## Collected data
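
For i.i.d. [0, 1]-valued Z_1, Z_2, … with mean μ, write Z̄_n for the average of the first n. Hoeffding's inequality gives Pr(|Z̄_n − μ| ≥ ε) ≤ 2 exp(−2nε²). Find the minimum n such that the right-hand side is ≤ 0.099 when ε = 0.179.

47

Require 2·exp(−2nε²) ≤ 0.099, i.e. 2nε² ≥ ln(2/0.099) = 3.005783.
So n ≥ 3.005783 / (2·0.179²) = 46.905.
The smallest integer n is 47.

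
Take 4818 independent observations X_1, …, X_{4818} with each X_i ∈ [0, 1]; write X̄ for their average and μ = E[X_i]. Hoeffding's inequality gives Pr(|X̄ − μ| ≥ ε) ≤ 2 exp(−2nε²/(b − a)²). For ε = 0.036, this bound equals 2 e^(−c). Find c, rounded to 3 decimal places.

c = 2nε²/(b − a)² = 2·4818·0.036² / 1² = 12.4883.

12.488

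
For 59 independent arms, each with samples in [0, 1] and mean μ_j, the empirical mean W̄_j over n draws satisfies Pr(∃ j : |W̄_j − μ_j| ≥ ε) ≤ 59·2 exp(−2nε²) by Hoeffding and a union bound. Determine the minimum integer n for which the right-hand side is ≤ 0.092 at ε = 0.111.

Need 2·59·exp(−2nε²) ≤ 0.092, i.e. exp(−2nε²) ≤ 0.092/118.
So 2nε² ≥ ln(118/0.092) = 7.156651.
Hence n ≥ 7.156651/(2·0.111²) = 290.425.
The smallest integer n is 291.

291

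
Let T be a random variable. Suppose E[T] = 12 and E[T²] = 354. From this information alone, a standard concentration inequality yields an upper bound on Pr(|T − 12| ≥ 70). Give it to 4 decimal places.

The first two moments determine the variance, so Chebyshev's inequality is the sharpest standard bound available.
Var(T) = E[T²] − (E[T])² = 354 − 144 = 210.
Chebyshev's inequality: Pr(|T − μ| ≥ t) ≤ Var(T)/t² = 210/4900 = 0.0429.

0.0429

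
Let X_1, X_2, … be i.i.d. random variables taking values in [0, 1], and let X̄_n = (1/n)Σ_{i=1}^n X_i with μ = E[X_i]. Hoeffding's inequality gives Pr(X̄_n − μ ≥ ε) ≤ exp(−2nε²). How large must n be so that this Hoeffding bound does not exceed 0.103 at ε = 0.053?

405

Require exp(−2nε²) ≤ 0.103, i.e. 2nε² ≥ ln(1/0.103) = 2.273026.
So n ≥ 2.273026 / (2·0.053²) = 404.597.
The smallest integer n is 405.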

## Instructions to follow
Restate the data above word for word.

## Result below
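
For i.i.d. [0, 1]-valued Z_1, Z_2, … with mean μ, write Z̄_n for the average of the first n. Hoeffding's inequality gives Pr(|Z̄_n − μ| ≥ ε) ≤ 2 exp(−2nε²). Find the minimum n such that the right-hand side is ≤ 0.099 when ε = 0.179.

47

Require 2·exp(−2nε²) ≤ 0.099, i.e. 2nε² ≥ ln(2/0.099) = 3.005783.
So n ≥ 3.005783 / (2·0.179²) = 46.905.
The smallest integer n is 47.

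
Take 4818 independent observations X_1, …, X_{4818} with each X_i ∈ [0, 1]; write X̄ for their average and μ = E[X_i]. Hoeffding's inequality gives Pr(|X̄ − μ| ≥ ε) ≤ 2 exp(−2nε²/(b − a)²). For ε = 0.036, this bound equals 2 e^(−c). Find c, rounded to 3 decimal places.

c = 2nε²/(b − a)² = 2·4818·0.036² / 1² = 12.4883.

12.488

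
For 59 independent arms, each with samples in [0, 1] and mean μ_j, the empirical mean W̄_j over n draws satisfies Pr(∃ j : |W̄_j − μ_j| ≥ ε) ≤ 59·2 exp(−2nε²) by Hoeffding and a union bound. Determine the minimum integer n for which the right-hand side is ≤ 0.092 at ε = 0.111.

Need 2·59·exp(−2nε²) ≤ 0.092, i.e. exp(−2nε²) ≤ 0.092/118.
So 2nε² ≥ ln(118/0.092) = 7.156651.
Hence n ≥ 7.156651/(2·0.111²) = 290.425.
The smallest integer n is 291.

291

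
Let T be a random variable. Suppose E[T] = 12 and E[T²] = 354. From this information alone, a standard concentration inequality yields an upper bound on Pr(|T − 12| ≥ 70). Give it to 4 decimal places.

The first two moments determine the variance, so Chebyshev's inequality is the sharpest standard bound available.
Var(T) = E[T²] − (E[T])² = 354 − 144 = 210.
Chebyshev's inequality: Pr(|T − μ| ≥ t) ≤ Var(T)/t² = 210/4900 = 0.0429.

0.0429

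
Let X_1, X_2, … be i.i.d. random variables taking values in [0, 1], and let X̄_n = (1/n)Σ_{i=1}^n X_i with μ = E[X_i]. Hoeffding's inequality gives Pr(X̄_n − μ ≥ ε) ≤ exp(−2nε²). How large must n be so that this Hoeffding bound does not exceed 0.103 at ε = 0.053?

405

Require exp(−2nε²) ≤ 0.103, i.e. 2nε² ≥ ln(1/0.103) = 2.273026.
So n ≥ 2.273026 / (2·0.053²) = 404.597.
The smallest integer n is 405.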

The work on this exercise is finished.